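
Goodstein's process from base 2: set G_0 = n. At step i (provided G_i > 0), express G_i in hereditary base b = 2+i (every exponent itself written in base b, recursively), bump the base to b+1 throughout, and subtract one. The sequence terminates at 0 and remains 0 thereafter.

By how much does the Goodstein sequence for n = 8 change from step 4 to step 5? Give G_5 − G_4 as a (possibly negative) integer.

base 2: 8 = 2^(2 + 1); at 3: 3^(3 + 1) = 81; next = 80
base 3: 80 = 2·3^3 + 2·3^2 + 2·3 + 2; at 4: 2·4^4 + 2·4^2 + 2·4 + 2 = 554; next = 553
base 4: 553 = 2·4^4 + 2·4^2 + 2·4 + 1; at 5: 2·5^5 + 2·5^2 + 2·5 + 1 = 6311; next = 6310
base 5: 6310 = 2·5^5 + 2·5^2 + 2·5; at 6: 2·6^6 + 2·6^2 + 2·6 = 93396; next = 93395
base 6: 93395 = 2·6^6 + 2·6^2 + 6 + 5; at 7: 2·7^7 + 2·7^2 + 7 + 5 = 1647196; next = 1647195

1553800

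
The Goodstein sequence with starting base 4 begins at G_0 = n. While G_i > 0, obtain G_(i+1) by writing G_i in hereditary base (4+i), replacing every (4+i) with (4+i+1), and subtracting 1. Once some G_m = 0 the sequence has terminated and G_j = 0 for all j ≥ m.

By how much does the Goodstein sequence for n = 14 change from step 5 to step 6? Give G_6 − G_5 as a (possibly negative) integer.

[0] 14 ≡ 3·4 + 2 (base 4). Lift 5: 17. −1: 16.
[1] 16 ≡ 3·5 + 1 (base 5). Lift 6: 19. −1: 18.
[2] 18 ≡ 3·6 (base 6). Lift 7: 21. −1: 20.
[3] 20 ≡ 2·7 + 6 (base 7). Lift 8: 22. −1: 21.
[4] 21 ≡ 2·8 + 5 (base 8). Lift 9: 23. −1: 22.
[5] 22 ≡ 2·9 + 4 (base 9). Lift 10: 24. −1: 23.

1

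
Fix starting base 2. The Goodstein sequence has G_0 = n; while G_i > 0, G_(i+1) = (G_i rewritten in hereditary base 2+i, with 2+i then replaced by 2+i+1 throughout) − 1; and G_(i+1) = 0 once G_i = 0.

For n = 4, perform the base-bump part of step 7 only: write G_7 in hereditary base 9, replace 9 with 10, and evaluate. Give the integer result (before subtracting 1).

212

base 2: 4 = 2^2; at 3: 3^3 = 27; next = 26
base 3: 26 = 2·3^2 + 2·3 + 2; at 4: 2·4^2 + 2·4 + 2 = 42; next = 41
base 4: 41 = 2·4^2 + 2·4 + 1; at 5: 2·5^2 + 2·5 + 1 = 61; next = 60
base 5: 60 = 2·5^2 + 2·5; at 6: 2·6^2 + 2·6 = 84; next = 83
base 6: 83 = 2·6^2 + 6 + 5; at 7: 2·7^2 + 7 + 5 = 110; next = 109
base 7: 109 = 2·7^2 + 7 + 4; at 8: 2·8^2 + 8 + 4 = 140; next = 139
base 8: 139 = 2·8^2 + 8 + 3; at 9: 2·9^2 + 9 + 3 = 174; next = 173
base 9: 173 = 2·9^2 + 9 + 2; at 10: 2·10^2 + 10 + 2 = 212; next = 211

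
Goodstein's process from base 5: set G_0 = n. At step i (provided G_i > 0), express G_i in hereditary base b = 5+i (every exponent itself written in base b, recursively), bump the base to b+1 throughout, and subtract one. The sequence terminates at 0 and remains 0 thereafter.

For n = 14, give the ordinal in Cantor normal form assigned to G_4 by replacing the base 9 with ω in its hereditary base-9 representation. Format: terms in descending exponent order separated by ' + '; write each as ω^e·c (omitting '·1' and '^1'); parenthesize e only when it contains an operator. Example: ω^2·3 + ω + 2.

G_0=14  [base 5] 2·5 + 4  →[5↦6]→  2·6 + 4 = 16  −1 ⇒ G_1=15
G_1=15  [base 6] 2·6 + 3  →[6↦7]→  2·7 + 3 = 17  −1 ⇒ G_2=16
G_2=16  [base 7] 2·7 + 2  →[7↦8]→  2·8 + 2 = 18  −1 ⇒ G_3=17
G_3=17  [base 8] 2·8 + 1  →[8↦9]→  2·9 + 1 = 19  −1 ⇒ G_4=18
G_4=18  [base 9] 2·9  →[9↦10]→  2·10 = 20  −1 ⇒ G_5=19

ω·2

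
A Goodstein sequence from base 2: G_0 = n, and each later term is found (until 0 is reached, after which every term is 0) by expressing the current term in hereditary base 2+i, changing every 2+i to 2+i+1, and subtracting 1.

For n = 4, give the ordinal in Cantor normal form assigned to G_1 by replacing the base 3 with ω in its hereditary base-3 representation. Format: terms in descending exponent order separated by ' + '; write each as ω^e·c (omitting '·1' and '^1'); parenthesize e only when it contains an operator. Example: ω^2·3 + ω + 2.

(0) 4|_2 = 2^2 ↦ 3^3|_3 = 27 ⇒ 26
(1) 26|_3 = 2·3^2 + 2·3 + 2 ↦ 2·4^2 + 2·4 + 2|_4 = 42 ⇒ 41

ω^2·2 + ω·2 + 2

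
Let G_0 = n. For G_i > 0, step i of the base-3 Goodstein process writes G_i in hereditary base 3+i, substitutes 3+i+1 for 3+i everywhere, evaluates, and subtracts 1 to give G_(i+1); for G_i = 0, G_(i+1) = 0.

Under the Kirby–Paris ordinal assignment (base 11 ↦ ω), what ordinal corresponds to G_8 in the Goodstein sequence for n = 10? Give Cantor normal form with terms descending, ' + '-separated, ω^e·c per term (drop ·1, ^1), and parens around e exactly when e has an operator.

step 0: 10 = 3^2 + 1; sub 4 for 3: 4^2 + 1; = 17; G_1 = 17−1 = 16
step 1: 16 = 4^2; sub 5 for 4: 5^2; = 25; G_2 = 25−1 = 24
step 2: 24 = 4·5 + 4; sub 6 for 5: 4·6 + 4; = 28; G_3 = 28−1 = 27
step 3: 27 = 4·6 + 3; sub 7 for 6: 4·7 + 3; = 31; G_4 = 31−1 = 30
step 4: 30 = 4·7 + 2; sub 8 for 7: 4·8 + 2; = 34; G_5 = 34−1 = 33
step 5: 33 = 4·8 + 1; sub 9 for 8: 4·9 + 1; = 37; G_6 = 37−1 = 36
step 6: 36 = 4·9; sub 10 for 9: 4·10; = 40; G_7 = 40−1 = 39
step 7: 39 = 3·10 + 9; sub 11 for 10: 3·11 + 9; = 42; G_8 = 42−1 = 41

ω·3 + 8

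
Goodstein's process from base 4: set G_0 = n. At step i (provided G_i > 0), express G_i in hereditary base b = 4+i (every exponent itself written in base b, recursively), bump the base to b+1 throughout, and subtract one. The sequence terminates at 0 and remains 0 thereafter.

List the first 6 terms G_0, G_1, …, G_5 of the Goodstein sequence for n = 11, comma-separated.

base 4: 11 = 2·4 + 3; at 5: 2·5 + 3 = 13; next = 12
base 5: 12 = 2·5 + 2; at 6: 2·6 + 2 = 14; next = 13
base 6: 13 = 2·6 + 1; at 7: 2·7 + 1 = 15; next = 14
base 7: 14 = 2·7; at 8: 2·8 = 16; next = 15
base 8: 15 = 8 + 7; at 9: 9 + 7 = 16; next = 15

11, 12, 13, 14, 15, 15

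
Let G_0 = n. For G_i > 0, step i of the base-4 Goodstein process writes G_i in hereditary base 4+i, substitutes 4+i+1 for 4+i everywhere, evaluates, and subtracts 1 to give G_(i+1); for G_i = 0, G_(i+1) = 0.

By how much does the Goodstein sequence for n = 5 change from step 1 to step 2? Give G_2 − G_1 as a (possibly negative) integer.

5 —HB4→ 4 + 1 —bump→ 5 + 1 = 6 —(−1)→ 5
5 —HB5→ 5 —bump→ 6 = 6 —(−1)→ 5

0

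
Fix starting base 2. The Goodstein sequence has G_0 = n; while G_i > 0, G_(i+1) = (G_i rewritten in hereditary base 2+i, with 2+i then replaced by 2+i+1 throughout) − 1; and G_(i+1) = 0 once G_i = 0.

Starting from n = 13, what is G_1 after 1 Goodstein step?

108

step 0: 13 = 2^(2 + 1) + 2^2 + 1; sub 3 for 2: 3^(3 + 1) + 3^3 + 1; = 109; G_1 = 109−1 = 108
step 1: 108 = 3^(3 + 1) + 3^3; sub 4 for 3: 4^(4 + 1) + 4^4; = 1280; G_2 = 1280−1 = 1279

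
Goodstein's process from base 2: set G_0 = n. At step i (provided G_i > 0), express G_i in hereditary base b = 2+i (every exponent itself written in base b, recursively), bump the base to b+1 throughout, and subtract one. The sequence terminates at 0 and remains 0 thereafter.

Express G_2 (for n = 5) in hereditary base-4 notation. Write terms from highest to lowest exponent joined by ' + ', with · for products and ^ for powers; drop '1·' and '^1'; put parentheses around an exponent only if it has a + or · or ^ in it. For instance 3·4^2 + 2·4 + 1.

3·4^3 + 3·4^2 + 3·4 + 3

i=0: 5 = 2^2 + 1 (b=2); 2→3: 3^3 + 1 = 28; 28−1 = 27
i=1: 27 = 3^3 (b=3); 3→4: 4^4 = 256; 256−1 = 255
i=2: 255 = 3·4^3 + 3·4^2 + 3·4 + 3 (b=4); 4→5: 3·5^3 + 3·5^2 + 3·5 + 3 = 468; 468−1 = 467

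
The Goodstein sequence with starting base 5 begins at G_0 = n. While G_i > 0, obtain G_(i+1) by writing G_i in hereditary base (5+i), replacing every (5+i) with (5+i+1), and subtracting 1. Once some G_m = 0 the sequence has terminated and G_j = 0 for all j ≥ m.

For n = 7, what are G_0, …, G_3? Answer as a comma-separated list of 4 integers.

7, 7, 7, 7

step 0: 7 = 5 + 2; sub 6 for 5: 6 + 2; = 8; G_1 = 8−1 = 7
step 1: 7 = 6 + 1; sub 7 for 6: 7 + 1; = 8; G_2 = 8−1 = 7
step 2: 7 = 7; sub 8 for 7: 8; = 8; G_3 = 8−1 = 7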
________________
=== What you have to do ===
Please give again the lines above between the line holding "Express G_2 (for" and the line holding "The Goodstein sequence with starting base 5", inclusive, exactly as they are and with nothing added.

=== Written response ===
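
Express G_2 (for n = 5) in hereditary base-4 notation. Write terms from highest to lowest exponent joined by ' + ', with · for products and ^ for powers; drop '1·' and '^1'; put parentheses around an exponent only if it has a + or · or ^ in it. For instance 3·4^2 + 2·4 + 1.

3·4^3 + 3·4^2 + 3·4 + 3

i=0: 5 = 2^2 + 1 (b=2); 2→3: 3^3 + 1 = 28; 28−1 = 27
i=1: 27 = 3^3 (b=3); 3→4: 4^4 = 256; 256−1 = 255
i=2: 255 = 3·4^3 + 3·4^2 + 3·4 + 3 (b=4); 4→5: 3·5^3 + 3·5^2 + 3·5 + 3 = 468; 468−1 = 467

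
The Goodstein sequence with starting base 5 begins at G_0 = n. While G_i > 0, obtain G_(i+1) by writing G_i in hereditary base (5+i), replacing every (5+i) with (5+i+1), and subtracting 1. Once some G_m = 0 the sequence has terminated and G_j = 0 for all j ≥ m.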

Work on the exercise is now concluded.